[Start of section]

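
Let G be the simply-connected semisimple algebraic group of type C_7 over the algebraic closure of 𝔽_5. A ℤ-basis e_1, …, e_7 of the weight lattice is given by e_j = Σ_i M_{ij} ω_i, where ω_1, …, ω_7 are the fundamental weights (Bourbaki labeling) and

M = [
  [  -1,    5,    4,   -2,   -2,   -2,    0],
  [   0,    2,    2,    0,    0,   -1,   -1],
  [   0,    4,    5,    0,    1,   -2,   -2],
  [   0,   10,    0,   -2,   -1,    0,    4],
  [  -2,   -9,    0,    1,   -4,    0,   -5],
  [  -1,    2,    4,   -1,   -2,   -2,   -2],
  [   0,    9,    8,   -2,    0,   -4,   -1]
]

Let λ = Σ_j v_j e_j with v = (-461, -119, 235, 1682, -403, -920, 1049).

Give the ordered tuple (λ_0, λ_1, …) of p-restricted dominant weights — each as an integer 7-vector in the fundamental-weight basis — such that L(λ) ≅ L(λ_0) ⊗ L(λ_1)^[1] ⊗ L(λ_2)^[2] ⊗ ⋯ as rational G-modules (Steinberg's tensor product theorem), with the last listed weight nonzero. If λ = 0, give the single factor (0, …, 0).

Compute c_i = Σ_j M_{ij} v_j with v = (-461, -119, 235, 1682, -403, -920, 1049):
  c_1 = (-1)·(-461) + (5)·(-119) + (4)·(235) + (-2)·(1682) + (-2)·(-403) + (-2)·(-920) + (0)·(1049) = 88
  c_2 = (0)·(-461) + (2)·(-119) + (2)·(235) + (0)·(1682) + (0)·(-403) + (-1)·(-920) + (-1)·(1049) = 103
  c_3 = (0)·(-461) + (4)·(-119) + (5)·(235) + (0)·(1682) + (1)·(-403) + (-2)·(-920) + (-2)·(1049) = 38
  c_4 = (0)·(-461) + (10)·(-119) + (0)·(235) + (-2)·(1682) + (-1)·(-403) + (0)·(-920) + (4)·(1049) = 45
  c_5 = (-2)·(-461) + (-9)·(-119) + (0)·(235) + (1)·(1682) + (-4)·(-403) + (0)·(-920) + (-5)·(1049) = 42
  c_6 = (-1)·(-461) + (2)·(-119) + (4)·(235) + (-1)·(1682) + (-2)·(-403) + (-2)·(-920) + (-2)·(1049) = 29
  c_7 = (0)·(-461) + (9)·(-119) + (8)·(235) + (-2)·(1682) + (0)·(-403) + (-4)·(-920) + (-1)·(1049) = 76
Base-5 expansion of each c_i:
  c_1 = 88 = 3·5^0 + 2·5^1 + 3·5^2
  c_2 = 103 = 3·5^0 + 0·5^1 + 4·5^2
  c_3 = 38 = 3·5^0 + 2·5^1 + 1·5^2
  c_4 = 45 = 0·5^0 + 4·5^1 + 1·5^2
  c_5 = 42 = 2·5^0 + 3·5^1 + 1·5^2
  c_6 = 29 = 4·5^0 + 0·5^1 + 1·5^2
  c_7 = 76 = 1·5^0 + 0·5^1 + 3·5^2
λ_0 = (3, 3, 3, 0, 2, 4, 1)
λ_1 = (2, 0, 2, 4, 3, 0, 0)
λ_2 = (3, 4, 1, 1, 1, 1, 3)

((3, 3, 3, 0, 2, 4, 1), (2, 0, 2, 4, 3, 0, 0), (3, 4, 1, 1, 1, 1, 3))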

[End of section]

EXERCISE DESCRIPTION: Exactly as they stand, please print the lines from the first line of the records above down to the line that includes "Let λ = Σ_j", both of those included and no others.

ANSWER FOR THE TASK:
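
Let G be the simply-connected semisimple algebraic group of type C_7 over the algebraic closure of 𝔽_5. A ℤ-basis e_1, …, e_7 of the weight lattice is given by e_j = Σ_i M_{ij} ω_i, where ω_1, …, ω_7 are the fundamental weights (Bourbaki labeling) and

M = [
  [  -1,    5,    4,   -2,   -2,   -2,    0],
  [   0,    2,    2,    0,    0,   -1,   -1],
  [   0,    4,    5,    0,    1,   -2,   -2],
  [   0,   10,    0,   -2,   -1,    0,    4],
  [  -2,   -9,    0,    1,   -4,    0,   -5],
  [  -1,    2,    4,   -1,   -2,   -2,   -2],
  [   0,    9,    8,   -2,    0,   -4,   -1]
]

Let λ = Σ_j v_j e_j with v = (-461, -119, 235, 1682, -403, -920, 1049).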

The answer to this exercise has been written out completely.